* What the exercise asks:
Give back the full listing, exactly as it is.

* Records supplied:

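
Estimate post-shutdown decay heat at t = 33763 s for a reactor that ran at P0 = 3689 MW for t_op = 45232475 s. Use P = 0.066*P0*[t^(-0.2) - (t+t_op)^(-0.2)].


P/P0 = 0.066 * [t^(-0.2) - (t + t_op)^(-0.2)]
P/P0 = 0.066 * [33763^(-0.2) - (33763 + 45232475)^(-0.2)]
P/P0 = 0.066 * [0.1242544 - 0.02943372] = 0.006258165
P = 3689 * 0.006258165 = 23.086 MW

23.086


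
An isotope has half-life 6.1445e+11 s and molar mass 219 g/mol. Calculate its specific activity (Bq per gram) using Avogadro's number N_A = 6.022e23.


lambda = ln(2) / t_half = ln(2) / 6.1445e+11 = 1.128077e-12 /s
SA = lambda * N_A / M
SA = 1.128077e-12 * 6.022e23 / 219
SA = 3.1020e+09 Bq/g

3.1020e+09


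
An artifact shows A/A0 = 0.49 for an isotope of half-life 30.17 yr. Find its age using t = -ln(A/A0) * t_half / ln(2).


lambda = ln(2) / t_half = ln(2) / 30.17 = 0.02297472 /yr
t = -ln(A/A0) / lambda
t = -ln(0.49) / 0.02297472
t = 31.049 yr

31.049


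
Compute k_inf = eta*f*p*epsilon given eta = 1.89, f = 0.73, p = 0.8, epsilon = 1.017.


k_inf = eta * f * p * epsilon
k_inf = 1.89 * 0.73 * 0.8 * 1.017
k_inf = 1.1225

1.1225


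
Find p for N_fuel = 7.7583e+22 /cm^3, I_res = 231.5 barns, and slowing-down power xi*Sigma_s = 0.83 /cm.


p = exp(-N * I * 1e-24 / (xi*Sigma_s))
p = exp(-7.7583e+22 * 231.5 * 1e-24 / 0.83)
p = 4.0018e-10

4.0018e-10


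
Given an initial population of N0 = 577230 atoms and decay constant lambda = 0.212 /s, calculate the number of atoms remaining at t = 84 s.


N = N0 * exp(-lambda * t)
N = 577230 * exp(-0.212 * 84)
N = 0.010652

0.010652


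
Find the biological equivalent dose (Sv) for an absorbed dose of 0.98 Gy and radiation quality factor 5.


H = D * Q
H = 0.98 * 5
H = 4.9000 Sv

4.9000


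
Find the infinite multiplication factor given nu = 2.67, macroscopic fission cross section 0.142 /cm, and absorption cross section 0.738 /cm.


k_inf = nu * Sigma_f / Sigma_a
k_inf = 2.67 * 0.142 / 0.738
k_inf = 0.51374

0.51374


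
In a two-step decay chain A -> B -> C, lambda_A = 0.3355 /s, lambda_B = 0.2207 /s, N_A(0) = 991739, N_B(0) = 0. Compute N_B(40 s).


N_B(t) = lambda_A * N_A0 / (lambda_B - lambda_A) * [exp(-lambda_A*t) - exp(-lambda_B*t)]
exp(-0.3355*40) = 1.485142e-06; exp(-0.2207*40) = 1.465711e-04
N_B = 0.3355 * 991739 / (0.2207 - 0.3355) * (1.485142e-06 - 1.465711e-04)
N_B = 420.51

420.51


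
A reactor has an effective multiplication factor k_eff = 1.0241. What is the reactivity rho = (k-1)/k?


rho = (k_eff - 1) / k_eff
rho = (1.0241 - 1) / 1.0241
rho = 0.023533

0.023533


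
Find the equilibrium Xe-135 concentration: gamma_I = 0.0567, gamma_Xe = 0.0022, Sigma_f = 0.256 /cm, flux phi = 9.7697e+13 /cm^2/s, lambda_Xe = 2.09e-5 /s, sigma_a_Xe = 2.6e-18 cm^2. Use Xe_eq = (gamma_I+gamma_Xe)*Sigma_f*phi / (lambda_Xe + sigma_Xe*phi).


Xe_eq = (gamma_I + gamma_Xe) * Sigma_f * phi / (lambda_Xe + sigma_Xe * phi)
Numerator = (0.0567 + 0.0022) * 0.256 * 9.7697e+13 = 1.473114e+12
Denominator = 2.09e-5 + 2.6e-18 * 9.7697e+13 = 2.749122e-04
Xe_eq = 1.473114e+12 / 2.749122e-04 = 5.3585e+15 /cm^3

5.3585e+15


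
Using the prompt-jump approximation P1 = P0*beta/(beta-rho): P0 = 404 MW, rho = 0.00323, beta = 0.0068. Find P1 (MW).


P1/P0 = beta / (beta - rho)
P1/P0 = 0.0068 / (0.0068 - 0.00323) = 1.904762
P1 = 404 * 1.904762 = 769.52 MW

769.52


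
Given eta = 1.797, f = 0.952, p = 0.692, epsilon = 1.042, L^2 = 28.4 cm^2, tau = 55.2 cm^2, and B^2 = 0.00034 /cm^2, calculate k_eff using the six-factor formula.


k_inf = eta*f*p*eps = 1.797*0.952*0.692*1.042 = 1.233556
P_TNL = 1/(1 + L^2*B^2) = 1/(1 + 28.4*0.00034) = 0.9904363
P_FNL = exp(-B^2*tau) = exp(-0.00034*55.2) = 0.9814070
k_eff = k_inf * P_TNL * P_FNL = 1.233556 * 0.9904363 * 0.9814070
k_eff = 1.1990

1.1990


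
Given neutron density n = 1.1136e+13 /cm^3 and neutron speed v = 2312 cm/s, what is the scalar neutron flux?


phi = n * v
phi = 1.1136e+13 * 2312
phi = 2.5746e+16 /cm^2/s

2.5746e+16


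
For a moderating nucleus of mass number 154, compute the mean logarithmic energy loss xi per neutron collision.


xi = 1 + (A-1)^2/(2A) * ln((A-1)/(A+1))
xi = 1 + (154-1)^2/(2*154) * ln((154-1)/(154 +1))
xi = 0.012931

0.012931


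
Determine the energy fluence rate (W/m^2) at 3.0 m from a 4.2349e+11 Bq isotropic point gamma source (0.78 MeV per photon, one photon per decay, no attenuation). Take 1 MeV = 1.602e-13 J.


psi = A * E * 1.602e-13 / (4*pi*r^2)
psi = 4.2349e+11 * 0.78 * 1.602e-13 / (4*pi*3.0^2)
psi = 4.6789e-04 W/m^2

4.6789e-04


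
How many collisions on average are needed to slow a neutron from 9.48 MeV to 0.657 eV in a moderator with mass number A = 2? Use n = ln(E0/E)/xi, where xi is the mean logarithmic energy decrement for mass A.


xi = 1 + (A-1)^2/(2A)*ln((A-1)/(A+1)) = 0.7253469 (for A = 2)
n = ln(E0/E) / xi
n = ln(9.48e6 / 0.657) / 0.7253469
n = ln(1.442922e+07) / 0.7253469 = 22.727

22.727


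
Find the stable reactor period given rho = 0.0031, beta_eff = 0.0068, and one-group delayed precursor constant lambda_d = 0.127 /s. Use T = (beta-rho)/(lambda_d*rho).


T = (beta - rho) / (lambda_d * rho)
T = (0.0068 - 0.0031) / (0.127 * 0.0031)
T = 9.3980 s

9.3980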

* Finished task:
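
Estimate post-shutdown decay heat at t = 33763 s for a reactor that ran at P0 = 3689 MW for t_op = 45232475 s. Use P = 0.066*P0*[t^(-0.2) - (t+t_op)^(-0.2)].


P/P0 = 0.066 * [t^(-0.2) - (t + t_op)^(-0.2)]
P/P0 = 0.066 * [33763^(-0.2) - (33763 + 45232475)^(-0.2)]
P/P0 = 0.066 * [0.1242544 - 0.02943372] = 0.006258165
P = 3689 * 0.006258165 = 23.086 MW

23.086


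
An isotope has half-life 6.1445e+11 s and molar mass 219 g/mol. Calculate its specific activity (Bq per gram) using Avogadro's number N_A = 6.022e23.


lambda = ln(2) / t_half = ln(2) / 6.1445e+11 = 1.128077e-12 /s
SA = lambda * N_A / M
SA = 1.128077e-12 * 6.022e23 / 219
SA = 3.1020e+09 Bq/g

3.1020e+09


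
An artifact shows A/A0 = 0.49 for an isotope of half-life 30.17 yr. Find its age using t = -ln(A/A0) * t_half / ln(2).


lambda = ln(2) / t_half = ln(2) / 30.17 = 0.02297472 /yr
t = -ln(A/A0) / lambda
t = -ln(0.49) / 0.02297472
t = 31.049 yr

31.049


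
Compute k_inf = eta*f*p*epsilon given eta = 1.89, f = 0.73, p = 0.8, epsilon = 1.017.


k_inf = eta * f * p * epsilon
k_inf = 1.89 * 0.73 * 0.8 * 1.017
k_inf = 1.1225

1.1225


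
Find p for N_fuel = 7.7583e+22 /cm^3, I_res = 231.5 barns, and slowing-down power xi*Sigma_s = 0.83 /cm.


p = exp(-N * I * 1e-24 / (xi*Sigma_s))
p = exp(-7.7583e+22 * 231.5 * 1e-24 / 0.83)
p = 4.0018e-10

4.0018e-10


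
Given an initial population of N0 = 577230 atoms and decay constant lambda = 0.212 /s, calculate the number of atoms remaining at t = 84 s.


N = N0 * exp(-lambda * t)
N = 577230 * exp(-0.212 * 84)
N = 0.010652

0.010652


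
Find the biological equivalent dose (Sv) for an absorbed dose of 0.98 Gy and radiation quality factor 5.


H = D * Q
H = 0.98 * 5
H = 4.9000 Sv

4.9000


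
Find the infinite multiplication factor given nu = 2.67, macroscopic fission cross section 0.142 /cm, and absorption cross section 0.738 /cm.


k_inf = nu * Sigma_f / Sigma_a
k_inf = 2.67 * 0.142 / 0.738
k_inf = 0.51374

0.51374


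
In a two-step decay chain A -> B -> C, lambda_A = 0.3355 /s, lambda_B = 0.2207 /s, N_A(0) = 991739, N_B(0) = 0. Compute N_B(40 s).


N_B(t) = lambda_A * N_A0 / (lambda_B - lambda_A) * [exp(-lambda_A*t) - exp(-lambda_B*t)]
exp(-0.3355*40) = 1.485142e-06; exp(-0.2207*40) = 1.465711e-04
N_B = 0.3355 * 991739 / (0.2207 - 0.3355) * (1.485142e-06 - 1.465711e-04)
N_B = 420.51

420.51


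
A reactor has an effective multiplication factor k_eff = 1.0241. What is the reactivity rho = (k-1)/k?


rho = (k_eff - 1) / k_eff
rho = (1.0241 - 1) / 1.0241
rho = 0.023533

0.023533


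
Find the equilibrium Xe-135 concentration: gamma_I = 0.0567, gamma_Xe = 0.0022, Sigma_f = 0.256 /cm, flux phi = 9.7697e+13 /cm^2/s, lambda_Xe = 2.09e-5 /s, sigma_a_Xe = 2.6e-18 cm^2. Use Xe_eq = (gamma_I+gamma_Xe)*Sigma_f*phi / (lambda_Xe + sigma_Xe*phi).


Xe_eq = (gamma_I + gamma_Xe) * Sigma_f * phi / (lambda_Xe + sigma_Xe * phi)
Numerator = (0.0567 + 0.0022) * 0.256 * 9.7697e+13 = 1.473114e+12
Denominator = 2.09e-5 + 2.6e-18 * 9.7697e+13 = 2.749122e-04
Xe_eq = 1.473114e+12 / 2.749122e-04 = 5.3585e+15 /cm^3

5.3585e+15


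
Using the prompt-jump approximation P1 = P0*beta/(beta-rho): P0 = 404 MW, rho = 0.00323, beta = 0.0068. Find P1 (MW).


P1/P0 = beta / (beta - rho)
P1/P0 = 0.0068 / (0.0068 - 0.00323) = 1.904762
P1 = 404 * 1.904762 = 769.52 MW

769.52


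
Given eta = 1.797, f = 0.952, p = 0.692, epsilon = 1.042, L^2 = 28.4 cm^2, tau = 55.2 cm^2, and B^2 = 0.00034 /cm^2, calculate k_eff using the six-factor formula.


k_inf = eta*f*p*eps = 1.797*0.952*0.692*1.042 = 1.233556
P_TNL = 1/(1 + L^2*B^2) = 1/(1 + 28.4*0.00034) = 0.9904363
P_FNL = exp(-B^2*tau) = exp(-0.00034*55.2) = 0.9814070
k_eff = k_inf * P_TNL * P_FNL = 1.233556 * 0.9904363 * 0.9814070
k_eff = 1.1990

1.1990


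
Given neutron density n = 1.1136e+13 /cm^3 and neutron speed v = 2312 cm/s, what is the scalar neutron flux?


phi = n * v
phi = 1.1136e+13 * 2312
phi = 2.5746e+16 /cm^2/s

2.5746e+16


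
For a moderating nucleus of mass number 154, compute the mean logarithmic energy loss xi per neutron collision.


xi = 1 + (A-1)^2/(2A) * ln((A-1)/(A+1))
xi = 1 + (154-1)^2/(2*154) * ln((154-1)/(154 +1))
xi = 0.012931

0.012931


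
Determine the energy fluence rate (W/m^2) at 3.0 m from a 4.2349e+11 Bq isotropic point gamma source (0.78 MeV per photon, one photon per decay, no attenuation). Take 1 MeV = 1.602e-13 J.


psi = A * E * 1.602e-13 / (4*pi*r^2)
psi = 4.2349e+11 * 0.78 * 1.602e-13 / (4*pi*3.0^2)
psi = 4.6789e-04 W/m^2

4.6789e-04


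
How many collisions on average are needed to slow a neutron from 9.48 MeV to 0.657 eV in a moderator with mass number A = 2? Use n = ln(E0/E)/xi, where xi is the mean logarithmic energy decrement for mass A.


xi = 1 + (A-1)^2/(2A)*ln((A-1)/(A+1)) = 0.7253469 (for A = 2)
n = ln(E0/E) / xi
n = ln(9.48e6 / 0.657) / 0.7253469
n = ln(1.442922e+07) / 0.7253469 = 22.727

22.727


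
Find the stable reactor period given rho = 0.0031, beta_eff = 0.0068, and one-group delayed precursor constant lambda_d = 0.127 /s. Use T = (beta-rho)/(lambda_d*rho).


T = (beta - rho) / (lambda_d * rho)
T = (0.0068 - 0.0031) / (0.127 * 0.0031)
T = 9.3980 s

9.3980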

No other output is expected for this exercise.